INFORMATION SHOWN below:

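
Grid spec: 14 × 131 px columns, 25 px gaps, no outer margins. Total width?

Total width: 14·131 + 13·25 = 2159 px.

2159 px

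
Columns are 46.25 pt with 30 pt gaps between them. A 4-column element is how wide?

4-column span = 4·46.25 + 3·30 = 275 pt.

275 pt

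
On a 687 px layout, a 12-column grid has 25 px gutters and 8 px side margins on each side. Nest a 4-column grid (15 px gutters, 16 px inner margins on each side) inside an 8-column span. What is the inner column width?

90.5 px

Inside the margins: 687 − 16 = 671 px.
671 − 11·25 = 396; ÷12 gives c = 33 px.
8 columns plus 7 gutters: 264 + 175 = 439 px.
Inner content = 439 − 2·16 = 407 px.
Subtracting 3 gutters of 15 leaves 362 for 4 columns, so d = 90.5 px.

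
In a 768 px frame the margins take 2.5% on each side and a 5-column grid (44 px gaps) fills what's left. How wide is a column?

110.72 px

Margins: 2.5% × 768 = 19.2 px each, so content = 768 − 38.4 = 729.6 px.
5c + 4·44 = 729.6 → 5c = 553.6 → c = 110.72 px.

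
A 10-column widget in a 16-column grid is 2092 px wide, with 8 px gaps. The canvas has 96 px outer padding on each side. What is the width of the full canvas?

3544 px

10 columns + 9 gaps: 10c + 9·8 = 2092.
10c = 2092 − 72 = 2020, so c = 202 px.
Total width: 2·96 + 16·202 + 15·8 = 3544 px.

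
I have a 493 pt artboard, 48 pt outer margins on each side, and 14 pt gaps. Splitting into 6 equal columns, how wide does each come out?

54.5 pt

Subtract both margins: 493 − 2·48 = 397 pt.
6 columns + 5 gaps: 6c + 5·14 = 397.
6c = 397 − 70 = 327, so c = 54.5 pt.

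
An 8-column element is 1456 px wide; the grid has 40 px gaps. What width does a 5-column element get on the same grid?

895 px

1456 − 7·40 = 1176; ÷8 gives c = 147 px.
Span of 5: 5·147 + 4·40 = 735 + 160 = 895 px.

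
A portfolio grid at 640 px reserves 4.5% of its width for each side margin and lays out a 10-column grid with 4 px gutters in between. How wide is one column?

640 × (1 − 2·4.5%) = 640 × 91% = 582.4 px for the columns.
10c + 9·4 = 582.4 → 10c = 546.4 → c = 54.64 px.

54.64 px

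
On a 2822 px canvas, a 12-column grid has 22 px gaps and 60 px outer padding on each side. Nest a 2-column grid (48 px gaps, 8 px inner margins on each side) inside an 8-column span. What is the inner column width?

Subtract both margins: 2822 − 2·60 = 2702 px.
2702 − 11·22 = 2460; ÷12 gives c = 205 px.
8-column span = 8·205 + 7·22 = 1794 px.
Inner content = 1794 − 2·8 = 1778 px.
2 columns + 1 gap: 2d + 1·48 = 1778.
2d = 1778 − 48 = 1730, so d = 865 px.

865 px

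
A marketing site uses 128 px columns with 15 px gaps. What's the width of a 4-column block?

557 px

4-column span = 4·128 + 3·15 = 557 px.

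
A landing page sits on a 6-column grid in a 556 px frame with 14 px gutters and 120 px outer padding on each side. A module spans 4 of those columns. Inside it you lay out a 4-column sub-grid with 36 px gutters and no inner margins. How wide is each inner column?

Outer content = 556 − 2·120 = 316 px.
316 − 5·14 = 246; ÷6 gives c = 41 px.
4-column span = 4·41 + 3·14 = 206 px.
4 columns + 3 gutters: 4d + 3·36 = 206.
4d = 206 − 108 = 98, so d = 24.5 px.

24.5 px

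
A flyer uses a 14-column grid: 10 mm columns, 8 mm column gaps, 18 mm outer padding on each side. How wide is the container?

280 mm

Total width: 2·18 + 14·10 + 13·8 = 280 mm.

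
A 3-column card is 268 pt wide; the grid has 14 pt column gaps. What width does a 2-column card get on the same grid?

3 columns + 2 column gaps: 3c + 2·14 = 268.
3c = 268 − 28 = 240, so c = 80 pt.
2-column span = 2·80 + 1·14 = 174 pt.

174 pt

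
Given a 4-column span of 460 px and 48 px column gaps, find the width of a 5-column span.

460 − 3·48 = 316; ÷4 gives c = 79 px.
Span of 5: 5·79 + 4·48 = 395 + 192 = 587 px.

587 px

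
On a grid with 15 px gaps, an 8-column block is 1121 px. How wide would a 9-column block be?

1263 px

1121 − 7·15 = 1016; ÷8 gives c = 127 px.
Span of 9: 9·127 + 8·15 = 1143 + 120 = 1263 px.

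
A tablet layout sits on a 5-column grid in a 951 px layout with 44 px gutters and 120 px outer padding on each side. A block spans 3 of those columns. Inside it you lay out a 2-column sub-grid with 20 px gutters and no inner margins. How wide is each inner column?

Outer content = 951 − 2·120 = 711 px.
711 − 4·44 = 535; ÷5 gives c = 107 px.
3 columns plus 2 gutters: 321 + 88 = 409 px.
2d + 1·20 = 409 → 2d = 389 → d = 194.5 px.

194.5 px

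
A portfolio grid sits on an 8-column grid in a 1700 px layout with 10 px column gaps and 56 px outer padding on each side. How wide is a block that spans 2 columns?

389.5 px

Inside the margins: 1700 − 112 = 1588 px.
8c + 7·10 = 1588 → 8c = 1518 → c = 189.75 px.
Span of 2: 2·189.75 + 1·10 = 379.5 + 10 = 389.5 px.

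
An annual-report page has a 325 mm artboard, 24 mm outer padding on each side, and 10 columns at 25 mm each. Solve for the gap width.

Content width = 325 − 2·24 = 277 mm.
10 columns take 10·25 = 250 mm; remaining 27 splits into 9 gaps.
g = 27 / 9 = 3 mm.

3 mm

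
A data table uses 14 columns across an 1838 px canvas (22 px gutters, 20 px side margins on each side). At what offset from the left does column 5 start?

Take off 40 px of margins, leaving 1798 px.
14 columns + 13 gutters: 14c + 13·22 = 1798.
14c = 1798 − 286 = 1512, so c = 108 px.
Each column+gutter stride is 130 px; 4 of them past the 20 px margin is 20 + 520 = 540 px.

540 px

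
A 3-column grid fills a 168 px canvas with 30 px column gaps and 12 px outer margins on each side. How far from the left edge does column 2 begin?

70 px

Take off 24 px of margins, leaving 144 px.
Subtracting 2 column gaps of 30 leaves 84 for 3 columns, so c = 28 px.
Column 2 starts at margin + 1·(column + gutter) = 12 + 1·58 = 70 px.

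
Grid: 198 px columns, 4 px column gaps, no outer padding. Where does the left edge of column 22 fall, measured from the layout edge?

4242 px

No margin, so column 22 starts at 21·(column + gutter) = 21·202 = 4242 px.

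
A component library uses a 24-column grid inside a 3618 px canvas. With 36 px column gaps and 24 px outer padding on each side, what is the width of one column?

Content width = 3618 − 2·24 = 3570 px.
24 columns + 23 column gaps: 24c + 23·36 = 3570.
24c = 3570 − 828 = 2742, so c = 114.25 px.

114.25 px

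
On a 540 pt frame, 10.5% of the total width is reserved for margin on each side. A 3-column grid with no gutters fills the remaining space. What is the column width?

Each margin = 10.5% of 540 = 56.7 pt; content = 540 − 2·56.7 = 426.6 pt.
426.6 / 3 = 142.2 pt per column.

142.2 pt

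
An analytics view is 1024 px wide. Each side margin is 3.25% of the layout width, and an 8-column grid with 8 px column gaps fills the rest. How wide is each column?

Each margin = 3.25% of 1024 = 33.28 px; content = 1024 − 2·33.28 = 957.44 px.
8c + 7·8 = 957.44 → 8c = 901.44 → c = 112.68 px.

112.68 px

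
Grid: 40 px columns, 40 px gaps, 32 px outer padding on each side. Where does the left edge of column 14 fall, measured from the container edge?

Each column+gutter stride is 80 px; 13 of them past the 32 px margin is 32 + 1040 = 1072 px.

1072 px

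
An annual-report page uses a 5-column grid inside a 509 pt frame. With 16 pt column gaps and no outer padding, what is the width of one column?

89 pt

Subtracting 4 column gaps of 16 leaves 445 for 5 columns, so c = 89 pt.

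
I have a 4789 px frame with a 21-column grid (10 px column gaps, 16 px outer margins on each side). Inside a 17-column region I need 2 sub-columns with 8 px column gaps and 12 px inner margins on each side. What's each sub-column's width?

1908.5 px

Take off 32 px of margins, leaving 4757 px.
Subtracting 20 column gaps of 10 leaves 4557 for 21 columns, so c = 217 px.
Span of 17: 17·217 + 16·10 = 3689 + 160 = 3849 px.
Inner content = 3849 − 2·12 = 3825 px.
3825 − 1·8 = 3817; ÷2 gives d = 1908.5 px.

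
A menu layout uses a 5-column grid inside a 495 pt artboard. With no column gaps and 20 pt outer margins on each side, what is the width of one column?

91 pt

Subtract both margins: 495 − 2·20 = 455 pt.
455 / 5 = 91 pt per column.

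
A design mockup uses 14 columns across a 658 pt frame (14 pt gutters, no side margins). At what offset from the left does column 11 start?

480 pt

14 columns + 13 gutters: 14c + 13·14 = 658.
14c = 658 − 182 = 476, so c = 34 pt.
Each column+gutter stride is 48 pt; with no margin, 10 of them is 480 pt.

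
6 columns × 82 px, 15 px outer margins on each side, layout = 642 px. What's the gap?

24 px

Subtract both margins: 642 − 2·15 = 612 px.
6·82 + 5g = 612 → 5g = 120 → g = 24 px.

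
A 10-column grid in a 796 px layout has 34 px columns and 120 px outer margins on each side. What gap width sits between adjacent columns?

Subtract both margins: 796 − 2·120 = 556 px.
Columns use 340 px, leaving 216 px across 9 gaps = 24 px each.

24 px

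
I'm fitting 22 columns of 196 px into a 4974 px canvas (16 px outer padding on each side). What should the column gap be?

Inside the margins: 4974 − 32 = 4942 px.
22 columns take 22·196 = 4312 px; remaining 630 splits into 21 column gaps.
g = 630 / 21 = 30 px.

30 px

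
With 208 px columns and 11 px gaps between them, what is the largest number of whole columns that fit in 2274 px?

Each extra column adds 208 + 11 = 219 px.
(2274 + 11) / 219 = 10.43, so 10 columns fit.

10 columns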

End of INFORMATION SHOWN.

§ **PROBLEM TO WORK ON**: Go back to the data above and please quote exactly, and only, the lines from the line with "A menu layout" through its last line.

§ **WRITTEN REPLY**:
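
A menu layout uses a 5-column grid inside a 495 pt artboard. With no column gaps and 20 pt outer margins on each side, what is the width of one column?

91 pt

Subtract both margins: 495 − 2·20 = 455 pt.
455 / 5 = 91 pt per column.

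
A design mockup uses 14 columns across a 658 pt frame (14 pt gutters, no side margins). At what offset from the left does column 11 start?

480 pt

14 columns + 13 gutters: 14c + 13·14 = 658.
14c = 658 − 182 = 476, so c = 34 pt.
Each column+gutter stride is 48 pt; with no margin, 10 of them is 480 pt.

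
6 columns × 82 px, 15 px outer margins on each side, layout = 642 px. What's the gap?

24 px

Subtract both margins: 642 − 2·15 = 612 px.
6·82 + 5g = 612 → 5g = 120 → g = 24 px.

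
A 10-column grid in a 796 px layout has 34 px columns and 120 px outer margins on each side. What gap width sits between adjacent columns?

Subtract both margins: 796 − 2·120 = 556 px.
Columns use 340 px, leaving 216 px across 9 gaps = 24 px each.

24 px

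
I'm fitting 22 columns of 196 px into a 4974 px canvas (16 px outer padding on each side). What should the column gap be?

Inside the margins: 4974 − 32 = 4942 px.
22 columns take 22·196 = 4312 px; remaining 630 splits into 21 column gaps.
g = 630 / 21 = 30 px.

30 px

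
With 208 px columns and 11 px gaps between them, what is the largest number of whole columns that fit in 2274 px?

Each extra column adds 208 + 11 = 219 px.
(2274 + 11) / 219 = 10.43, so 10 columns fit.

10 columns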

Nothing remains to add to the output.